**Task item:** From the line containing "(q_3, a, Z) → (q_0, BZ)" to the very last line of the data below, transcribe everything exactly and nothing more.

**Data for this exercise:**
┄┄┄┄┄┄┄┄┄┄┄┄┄┄┄┄┄┄┄┄
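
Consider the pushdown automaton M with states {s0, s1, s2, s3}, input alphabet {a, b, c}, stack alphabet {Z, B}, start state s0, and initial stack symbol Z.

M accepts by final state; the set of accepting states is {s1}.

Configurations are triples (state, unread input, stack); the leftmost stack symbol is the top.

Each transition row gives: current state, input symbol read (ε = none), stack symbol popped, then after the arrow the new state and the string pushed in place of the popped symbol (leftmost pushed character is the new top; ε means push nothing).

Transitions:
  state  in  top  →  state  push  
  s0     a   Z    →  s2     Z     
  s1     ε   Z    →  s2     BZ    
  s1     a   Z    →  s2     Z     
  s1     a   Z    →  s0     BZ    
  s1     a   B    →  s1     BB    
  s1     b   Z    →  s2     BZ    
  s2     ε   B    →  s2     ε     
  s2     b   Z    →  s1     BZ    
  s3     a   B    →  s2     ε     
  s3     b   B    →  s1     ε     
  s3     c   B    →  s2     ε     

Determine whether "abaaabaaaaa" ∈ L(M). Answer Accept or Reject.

Reject

No computation consumes all input and reaches a final state.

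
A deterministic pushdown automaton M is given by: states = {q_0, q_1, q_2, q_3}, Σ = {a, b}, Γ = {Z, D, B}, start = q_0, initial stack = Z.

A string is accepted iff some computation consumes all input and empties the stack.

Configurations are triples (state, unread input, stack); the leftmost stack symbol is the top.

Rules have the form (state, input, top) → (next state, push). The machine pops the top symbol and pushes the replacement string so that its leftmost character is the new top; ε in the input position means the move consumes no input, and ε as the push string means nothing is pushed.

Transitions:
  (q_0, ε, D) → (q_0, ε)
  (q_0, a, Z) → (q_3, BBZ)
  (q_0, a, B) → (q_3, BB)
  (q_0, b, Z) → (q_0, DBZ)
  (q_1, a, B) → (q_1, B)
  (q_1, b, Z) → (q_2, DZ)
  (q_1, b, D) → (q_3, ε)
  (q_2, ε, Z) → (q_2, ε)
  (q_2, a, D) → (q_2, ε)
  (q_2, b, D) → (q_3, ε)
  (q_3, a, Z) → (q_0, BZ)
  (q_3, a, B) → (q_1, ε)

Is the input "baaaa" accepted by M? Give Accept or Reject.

Reject

(q_0, baaaa, Z)
  read b, top Z: go to q_0, push DBZ → (q_0, aaaa, DBZ)
  ε-move, top D: go to q_0, push ε → (q_0, aaaa, BZ)
  read a, top B: go to q_3, push BB → (q_3, aaa, BBZ)
  read a, top B: go to q_1, push ε → (q_1, aa, BZ)
  read a, top B: go to q_1, push B → (q_1, a, BZ)
  read a, top B: go to q_1, push B → (q_1, ε, BZ)
All input consumed; stack is BZ, not empty, and no further ε-move applies.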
┄┄┄┄┄┄┄┄┄┄┄┄┄┄┄┄┄┄┄┄
**Answer to this task:**
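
  (q_3, a, Z) → (q_0, BZ)
  (q_3, a, B) → (q_1, ε)

Is the input "baaaa" accepted by M? Give Accept or Reject.

Reject

(q_0, baaaa, Z)
  read b, top Z: go to q_0, push DBZ → (q_0, aaaa, DBZ)
  ε-move, top D: go to q_0, push ε → (q_0, aaaa, BZ)
  read a, top B: go to q_3, push BB → (q_3, aaa, BBZ)
  read a, top B: go to q_1, push ε → (q_1, aa, BZ)
  read a, top B: go to q_1, push B → (q_1, a, BZ)
  read a, top B: go to q_1, push B → (q_1, ε, BZ)
All input consumed; stack is BZ, not empty, and no further ε-move applies.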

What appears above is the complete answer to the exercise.